### Working data

------------------------

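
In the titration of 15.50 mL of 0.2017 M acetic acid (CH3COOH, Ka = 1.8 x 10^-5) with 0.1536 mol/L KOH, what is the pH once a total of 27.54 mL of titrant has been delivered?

n(acid) = 0.2017 x 0.01550 = 0.003126 mol; n(KOH) added = 0.1536 x 0.02754 = 0.004230 mol.
Base is in excess by 0.004230 - 0.003126 = 0.001104 mol in a total volume of 0.04304 L.
[OH^-] = 0.001104/0.04304 = 0.02565 M, so pOH = 1.59 and pH = 14.00 - 1.59 = 12.41.

12.41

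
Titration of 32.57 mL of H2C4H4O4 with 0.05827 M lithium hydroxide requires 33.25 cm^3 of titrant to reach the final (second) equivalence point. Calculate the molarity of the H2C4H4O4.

0.0297 M

n(LiOH) = 0.05827 x 0.03325 = 0.001937 mol.
At the final (second) equivalence point, 2 mol OH^- react per mol H2C4H4O4, so n(H2C4H4O4) = 0.001937 / 2 = 0.0009687 mol.
[H2C4H4O4] = 0.0009687 / 0.03257 L = 0.0297 M.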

------------------------

### What is required
Please repeat the records so that each one reads exactly as it does above.

### Task solution
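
In the titration of 15.50 mL of 0.2017 M acetic acid (CH3COOH, Ka = 1.8 x 10^-5) with 0.1536 mol/L KOH, what is the pH once a total of 27.54 mL of titrant has been delivered?

n(acid) = 0.2017 x 0.01550 = 0.003126 mol; n(KOH) added = 0.1536 x 0.02754 = 0.004230 mol.
Base is in excess by 0.004230 - 0.003126 = 0.001104 mol in a total volume of 0.04304 L.
[OH^-] = 0.001104/0.04304 = 0.02565 M, so pOH = 1.59 and pH = 14.00 - 1.59 = 12.41.

12.41

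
Titration of 32.57 mL of H2C4H4O4 with 0.05827 M lithium hydroxide requires 33.25 cm^3 of titrant to reach the final (second) equivalence point. Calculate the molarity of the H2C4H4O4.

0.0297 M

n(LiOH) = 0.05827 x 0.03325 = 0.001937 mol.
At the final (second) equivalence point, 2 mol OH^- react per mol H2C4H4O4, so n(H2C4H4O4) = 0.001937 / 2 = 0.0009687 mol.
[H2C4H4O4] = 0.0009687 / 0.03257 L = 0.0297 M.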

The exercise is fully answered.